#### [What the task requires]
Would you print the records below without changing anything?

#### [Source data]
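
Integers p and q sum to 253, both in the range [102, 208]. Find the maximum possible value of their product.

16002

For a fixed sum, the product pq is largest when p and q are as close as possible.
Taking p = 126 and q = 127 (both in [102, 208]) gives pq = 16002.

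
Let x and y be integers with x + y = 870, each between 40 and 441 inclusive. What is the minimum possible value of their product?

189189

xy = x(870 − x) is concave in x, so over [429, 441] it is minimized at an endpoint.
At the endpoint x = 429, y = 870 − 429 = 441, so xy = 429 × 441 = 189189.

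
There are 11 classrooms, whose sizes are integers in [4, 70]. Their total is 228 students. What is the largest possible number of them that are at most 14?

9

Each value at 14 or below falls at least 70 − 14 = 56 short of the ceiling 70.
The ceiling total is 11 × 70 = 770, and we need 228, so at most ⌊(770 − 228)/56⌋ = 9 can be that low.
k = 9 is achieved by 9 values at 14 and 2 at 70, total 266; lower one of the 70's by 38 (still > 14) to reach 228.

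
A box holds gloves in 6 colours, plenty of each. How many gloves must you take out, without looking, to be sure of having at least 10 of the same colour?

In the worst case you draw 9 of each of the 6 colours: 6 × 9 = 54.
One more forces 10 of some colour, so 54 + 1 = 55.

55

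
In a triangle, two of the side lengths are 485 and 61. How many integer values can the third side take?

The triangle inequality gives |485 − 61| < c < 485 + 61, i.e. 424 < c < 546.
So c can be any integer from 425 to 545: 121 values.

121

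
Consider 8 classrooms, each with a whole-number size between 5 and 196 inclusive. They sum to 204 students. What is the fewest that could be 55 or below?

If only k of them are at most 55, the other 8 − k are at least 56, so the total is at least (8 − k)·56 + k·5.
This is ≤ 204, so (8 − k)·56 + 5k ≤ 204, which gives k ≥ 5.
Exactly 5 works: 5 values at 5 and 3 at 56 total 193; raise one of the low values by 11 (still ≤ 55) to hit 204.

5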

#### [Task output]
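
Integers p and q sum to 253, both in the range [102, 208]. Find the maximum possible value of their product.

16002

For a fixed sum, the product pq is largest when p and q are as close as possible.
Taking p = 126 and q = 127 (both in [102, 208]) gives pq = 16002.

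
Let x and y be integers with x + y = 870, each between 40 and 441 inclusive. What is the minimum possible value of their product?

189189

xy = x(870 − x) is concave in x, so over [429, 441] it is minimized at an endpoint.
At the endpoint x = 429, y = 870 − 429 = 441, so xy = 429 × 441 = 189189.

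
There are 11 classrooms, whose sizes are integers in [4, 70]. Their total is 228 students. What is the largest possible number of them that are at most 14?

9

Each value at 14 or below falls at least 70 − 14 = 56 short of the ceiling 70.
The ceiling total is 11 × 70 = 770, and we need 228, so at most ⌊(770 − 228)/56⌋ = 9 can be that low.
k = 9 is achieved by 9 values at 14 and 2 at 70, total 266; lower one of the 70's by 38 (still > 14) to reach 228.

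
A box holds gloves in 6 colours, plenty of each. How many gloves must you take out, without looking, to be sure of having at least 10 of the same colour?

In the worst case you draw 9 of each of the 6 colours: 6 × 9 = 54.
One more forces 10 of some colour, so 54 + 1 = 55.

55

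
In a triangle, two of the side lengths are 485 and 61. How many integer values can the third side take?

The triangle inequality gives |485 − 61| < c < 485 + 61, i.e. 424 < c < 546.
So c can be any integer from 425 to 545: 121 values.

121

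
Consider 8 classrooms, each with a whole-number size between 5 and 196 inclusive. They sum to 204 students. What is the fewest that could be 55 or below?

If only k of them are at most 55, the other 8 − k are at least 56, so the total is at least (8 − k)·56 + k·5.
This is ≤ 204, so (8 − k)·56 + 5k ≤ 204, which gives k ≥ 5.
Exactly 5 works: 5 values at 5 and 3 at 56 total 193; raise one of the low values by 11 (still ≤ 55) to hit 204.

5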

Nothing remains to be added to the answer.